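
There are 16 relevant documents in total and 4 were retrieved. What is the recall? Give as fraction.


Recall = retrieved_relevant / total_relevant
= 4 / 16
= 4 / (4 + 12)
= 1/4

1/4


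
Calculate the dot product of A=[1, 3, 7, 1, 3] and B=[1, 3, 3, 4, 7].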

- - - - - - -

## WORK ITEM
Type out the records again exactly, line for line.

## EXERCISE RESPONSE
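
There are 16 relevant documents in total and 4 were retrieved. What is the recall? Give as fraction.


Recall = retrieved_relevant / total_relevant
= 4 / 16
= 4 / (4 + 12)
= 1/4

1/4


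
Calculate the dot product of A=[1, 3, 7, 1, 3] and B=[1, 3, 3, 4, 7].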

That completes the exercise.